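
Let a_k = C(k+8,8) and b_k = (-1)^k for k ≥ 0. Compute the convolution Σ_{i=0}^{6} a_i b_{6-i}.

The convolution is the x^6 coefficient of A(x)B(x).
Σ = 1·1 + 9·(-1) + 45·1 + 165·(-1) + 495·1 + 1287·(-1) + 3003·1 = 2083.

2083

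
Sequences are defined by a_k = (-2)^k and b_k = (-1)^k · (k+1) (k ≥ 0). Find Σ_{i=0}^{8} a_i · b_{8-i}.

The convolution is the t^8 coefficient of A(t)B(t).
Σ = 1·9 − 2·(-8) + 4·7 − 8·(-6) + 16·5 − 32·(-4) + 64·3 − 128·(-2) + 256·1 = 1013.

1013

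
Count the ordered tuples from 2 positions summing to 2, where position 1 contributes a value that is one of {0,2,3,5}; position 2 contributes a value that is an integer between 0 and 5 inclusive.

2

The generating function for the choices is (1 + t² + t³ + t⁵)·(1 + t + t² + t³ + t⁴ + t⁵); the count is [t²].
(1 + t² + t³ + t⁵) has coefficients 1,0,1 for degrees 0…2.
(1 + t + t² + t³ + t⁴ + t⁵) has coefficients 1,1,1 for degrees 0…2.
[t²] = 1·1 + 1·1 = 2.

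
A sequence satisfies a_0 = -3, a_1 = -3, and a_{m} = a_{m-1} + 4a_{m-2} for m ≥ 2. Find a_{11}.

-57915

The ordinary generating function has denominator 1 - x - 4x^2.
Iterating the recurrence: a_0,…,a_{11} = -3, -3, -15, -27, -87, -195, -543, -1323, -3495, -8787, -22767, -57915.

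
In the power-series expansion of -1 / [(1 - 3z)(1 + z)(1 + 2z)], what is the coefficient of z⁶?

-379

The denominator gives the recurrence a_n = 7a_(n−2) + 6a_(n−3) for n ≥ 3; the numerator fixes a_0 = -1, a_1 = 0, a_2 = -7.
Iterating: -1, 0, -7, -6, -49, -84, -379, so a_6 = -379.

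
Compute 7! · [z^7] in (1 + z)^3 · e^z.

358

The EGF product rule gives c_7 = Σ_{k_1+k_2=7} C(7; k_1,k_2) · ∏ g_i(k_i), where (1+z)^3 gives the falling factorial (3)_k; e^z gives (1)^k.
g_1(k) for k = 0…7: 1, 3, 6, 6, 0, 0, 0, 0.
g_2(k) for k = 0…7: 1, 1, 1, 1, 1, 1, 1, 1.
c_7 = Σ_k C(7,k)·g_1(k)·g_2(7−k) = 1·1·1 + 7·3·1 + 21·6·1 + 35·6·1 = 1 + 21 + 126 + 210 = 358.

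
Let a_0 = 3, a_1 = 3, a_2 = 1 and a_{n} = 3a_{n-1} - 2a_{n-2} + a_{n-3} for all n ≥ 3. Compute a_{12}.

1546

The ordinary generating function has denominator 1 - 3t + 2t^2 - t^3.
Iterating the recurrence: a_0,…,a_{12} = 3, 3, 1, 0, 1, 4, 10, 23, 53, 123, 286, 665, 1546.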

**What to produce**
Repeat exactly, and only, the lines from the one containing "Let a_0 = 3, a_1" through the last line above.

**Exercise response**
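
Let a_0 = 3, a_1 = 3, a_2 = 1 and a_{n} = 3a_{n-1} - 2a_{n-2} + a_{n-3} for all n ≥ 3. Compute a_{12}.

1546

The ordinary generating function has denominator 1 - 3t + 2t^2 - t^3.
Iterating the recurrence: a_0,…,a_{12} = 3, 3, 1, 0, 1, 4, 10, 23, 53, 123, 286, 665, 1546.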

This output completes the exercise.